● **Directions for this task**
Copy every line of the listing that holds the string "voiced".
::: Information shown :::
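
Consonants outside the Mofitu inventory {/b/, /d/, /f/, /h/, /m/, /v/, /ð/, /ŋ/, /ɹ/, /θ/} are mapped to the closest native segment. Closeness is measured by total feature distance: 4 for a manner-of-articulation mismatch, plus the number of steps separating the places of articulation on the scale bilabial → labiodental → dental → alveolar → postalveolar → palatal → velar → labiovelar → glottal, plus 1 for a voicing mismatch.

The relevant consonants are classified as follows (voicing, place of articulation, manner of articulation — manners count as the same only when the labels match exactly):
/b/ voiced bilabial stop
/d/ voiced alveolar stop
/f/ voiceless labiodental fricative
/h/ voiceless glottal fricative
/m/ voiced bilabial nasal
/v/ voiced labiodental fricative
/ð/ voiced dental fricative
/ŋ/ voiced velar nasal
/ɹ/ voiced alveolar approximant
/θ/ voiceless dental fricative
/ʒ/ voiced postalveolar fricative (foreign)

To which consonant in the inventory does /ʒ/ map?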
:::
● **Exercise result**
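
/b/ voiced bilabial stop
/d/ voiced alveolar stop
/m/ voiced bilabial nasal
/v/ voiced labiodental fricative
/ð/ voiced dental fricative
/ŋ/ voiced velar nasal
/ɹ/ voiced alveolar approximant
/ʒ/ voiced postalveolar fricative (foreign)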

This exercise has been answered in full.